» TASK REQUIREMENTS: Entries in the following listing are to be copied exactly as they stand.
-- Opening Marker --
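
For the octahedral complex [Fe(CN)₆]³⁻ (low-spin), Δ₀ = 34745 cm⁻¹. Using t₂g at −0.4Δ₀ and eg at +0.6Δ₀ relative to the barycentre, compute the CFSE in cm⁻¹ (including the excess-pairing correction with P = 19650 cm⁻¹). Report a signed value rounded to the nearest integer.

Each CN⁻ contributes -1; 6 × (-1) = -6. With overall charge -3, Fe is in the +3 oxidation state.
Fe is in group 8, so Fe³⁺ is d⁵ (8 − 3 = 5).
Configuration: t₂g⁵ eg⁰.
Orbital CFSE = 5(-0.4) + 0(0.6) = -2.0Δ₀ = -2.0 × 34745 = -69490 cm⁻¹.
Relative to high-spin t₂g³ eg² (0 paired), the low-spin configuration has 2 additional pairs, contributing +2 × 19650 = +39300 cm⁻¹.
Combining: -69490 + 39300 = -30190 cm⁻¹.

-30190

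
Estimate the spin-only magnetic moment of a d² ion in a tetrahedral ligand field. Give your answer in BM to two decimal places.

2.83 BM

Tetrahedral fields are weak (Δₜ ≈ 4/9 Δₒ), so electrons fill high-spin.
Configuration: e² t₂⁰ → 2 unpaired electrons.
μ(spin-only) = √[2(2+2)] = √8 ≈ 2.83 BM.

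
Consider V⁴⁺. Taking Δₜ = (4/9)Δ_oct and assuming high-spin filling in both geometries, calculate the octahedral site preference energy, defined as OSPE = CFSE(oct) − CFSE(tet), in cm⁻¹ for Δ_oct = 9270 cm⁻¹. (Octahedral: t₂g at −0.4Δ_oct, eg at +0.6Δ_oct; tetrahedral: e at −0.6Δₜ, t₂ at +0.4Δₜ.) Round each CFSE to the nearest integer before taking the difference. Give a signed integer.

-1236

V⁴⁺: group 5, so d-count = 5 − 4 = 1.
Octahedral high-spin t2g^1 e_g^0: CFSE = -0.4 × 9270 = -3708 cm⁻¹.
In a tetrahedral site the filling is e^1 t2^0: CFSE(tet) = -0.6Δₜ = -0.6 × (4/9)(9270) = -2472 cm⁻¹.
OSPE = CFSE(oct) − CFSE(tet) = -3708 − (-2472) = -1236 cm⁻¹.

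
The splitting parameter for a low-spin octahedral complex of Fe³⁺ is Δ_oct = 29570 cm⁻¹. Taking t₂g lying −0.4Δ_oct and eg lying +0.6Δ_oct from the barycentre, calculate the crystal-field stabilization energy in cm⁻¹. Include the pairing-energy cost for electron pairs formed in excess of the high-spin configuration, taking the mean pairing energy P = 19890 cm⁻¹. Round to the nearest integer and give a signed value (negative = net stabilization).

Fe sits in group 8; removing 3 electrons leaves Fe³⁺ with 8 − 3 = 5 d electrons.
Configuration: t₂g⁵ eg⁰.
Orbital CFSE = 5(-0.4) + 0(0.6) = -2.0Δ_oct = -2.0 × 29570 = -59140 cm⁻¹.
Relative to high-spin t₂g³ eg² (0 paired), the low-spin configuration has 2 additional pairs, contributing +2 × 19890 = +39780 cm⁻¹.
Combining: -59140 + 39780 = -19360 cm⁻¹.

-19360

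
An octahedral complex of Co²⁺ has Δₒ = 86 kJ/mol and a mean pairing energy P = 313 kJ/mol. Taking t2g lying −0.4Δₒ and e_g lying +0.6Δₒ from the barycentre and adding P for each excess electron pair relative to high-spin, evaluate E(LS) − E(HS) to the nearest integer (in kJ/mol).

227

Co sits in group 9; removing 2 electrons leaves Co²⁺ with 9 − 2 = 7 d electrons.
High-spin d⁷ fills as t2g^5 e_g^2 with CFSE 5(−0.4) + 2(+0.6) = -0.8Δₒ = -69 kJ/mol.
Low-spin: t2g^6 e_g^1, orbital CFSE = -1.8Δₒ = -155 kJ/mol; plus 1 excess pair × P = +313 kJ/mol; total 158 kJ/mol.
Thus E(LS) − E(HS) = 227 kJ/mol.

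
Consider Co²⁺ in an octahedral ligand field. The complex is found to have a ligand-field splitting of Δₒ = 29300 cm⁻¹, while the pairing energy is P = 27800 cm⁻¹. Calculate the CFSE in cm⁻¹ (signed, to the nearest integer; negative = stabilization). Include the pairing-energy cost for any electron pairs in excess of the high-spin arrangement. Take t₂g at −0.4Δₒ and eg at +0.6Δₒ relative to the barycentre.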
-- Closing Marker --
» SOLUTION FOR THIS PROBLEM:
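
For the octahedral complex [Fe(CN)₆]³⁻ (low-spin), Δ₀ = 34745 cm⁻¹. Using t₂g at −0.4Δ₀ and eg at +0.6Δ₀ relative to the barycentre, compute the CFSE in cm⁻¹ (including the excess-pairing correction with P = 19650 cm⁻¹). Report a signed value rounded to the nearest integer.

Each CN⁻ contributes -1; 6 × (-1) = -6. With overall charge -3, Fe is in the +3 oxidation state.
Fe is in group 8, so Fe³⁺ is d⁵ (8 − 3 = 5).
Configuration: t₂g⁵ eg⁰.
Orbital CFSE = 5(-0.4) + 0(0.6) = -2.0Δ₀ = -2.0 × 34745 = -69490 cm⁻¹.
Relative to high-spin t₂g³ eg² (0 paired), the low-spin configuration has 2 additional pairs, contributing +2 × 19650 = +39300 cm⁻¹.
Combining: -69490 + 39300 = -30190 cm⁻¹.

-30190

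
Estimate the spin-only magnetic moment of a d² ion in a tetrahedral ligand field. Give your answer in BM to two decimal places.

2.83 BM

Tetrahedral fields are weak (Δₜ ≈ 4/9 Δₒ), so electrons fill high-spin.
Configuration: e² t₂⁰ → 2 unpaired electrons.
μ(spin-only) = √[2(2+2)] = √8 ≈ 2.83 BM.

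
Consider V⁴⁺. Taking Δₜ = (4/9)Δ_oct and assuming high-spin filling in both geometries, calculate the octahedral site preference energy, defined as OSPE = CFSE(oct) − CFSE(tet), in cm⁻¹ for Δ_oct = 9270 cm⁻¹. (Octahedral: t₂g at −0.4Δ_oct, eg at +0.6Δ_oct; tetrahedral: e at −0.6Δₜ, t₂ at +0.4Δₜ.) Round each CFSE to the nearest integer before taking the difference. Give a signed integer.

-1236

V⁴⁺: group 5, so d-count = 5 − 4 = 1.
Octahedral high-spin t2g^1 e_g^0: CFSE = -0.4 × 9270 = -3708 cm⁻¹.
In a tetrahedral site the filling is e^1 t2^0: CFSE(tet) = -0.6Δₜ = -0.6 × (4/9)(9270) = -2472 cm⁻¹.
OSPE = CFSE(oct) − CFSE(tet) = -3708 − (-2472) = -1236 cm⁻¹.

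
The splitting parameter for a low-spin octahedral complex of Fe³⁺ is Δ_oct = 29570 cm⁻¹. Taking t₂g lying −0.4Δ_oct and eg lying +0.6Δ_oct from the barycentre, calculate the crystal-field stabilization energy in cm⁻¹. Include the pairing-energy cost for electron pairs formed in excess of the high-spin configuration, taking the mean pairing energy P = 19890 cm⁻¹. Round to the nearest integer and give a signed value (negative = net stabilization).

Fe sits in group 8; removing 3 electrons leaves Fe³⁺ with 8 − 3 = 5 d electrons.
Configuration: t₂g⁵ eg⁰.
Orbital CFSE = 5(-0.4) + 0(0.6) = -2.0Δ_oct = -2.0 × 29570 = -59140 cm⁻¹.
Relative to high-spin t₂g³ eg² (0 paired), the low-spin configuration has 2 additional pairs, contributing +2 × 19890 = +39780 cm⁻¹.
Combining: -59140 + 39780 = -19360 cm⁻¹.

-19360

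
An octahedral complex of Co²⁺ has Δₒ = 86 kJ/mol and a mean pairing energy P = 313 kJ/mol. Taking t2g lying −0.4Δₒ and e_g lying +0.6Δₒ from the barycentre and adding P for each excess electron pair relative to high-spin, evaluate E(LS) − E(HS) to the nearest integer (in kJ/mol).

227

Co sits in group 9; removing 2 electrons leaves Co²⁺ with 9 − 2 = 7 d electrons.
High-spin d⁷ fills as t2g^5 e_g^2 with CFSE 5(−0.4) + 2(+0.6) = -0.8Δₒ = -69 kJ/mol.
Low-spin: t2g^6 e_g^1, orbital CFSE = -1.8Δₒ = -155 kJ/mol; plus 1 excess pair × P = +313 kJ/mol; total 158 kJ/mol.
Thus E(LS) − E(HS) = 227 kJ/mol.

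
Consider Co²⁺ in an octahedral ligand field. The complex is found to have a ligand-field splitting of Δₒ = 29300 cm⁻¹, while the pairing energy is P = 27800 cm⁻¹. Calculate the CFSE in cm⁻¹ (signed, to the nearest integer; negative = stabilization). Include the pairing-energy cost for any electron pairs in excess of the high-spin arrangement. Take t₂g at −0.4Δₒ and eg at +0.6Δₒ relative to the barycentre.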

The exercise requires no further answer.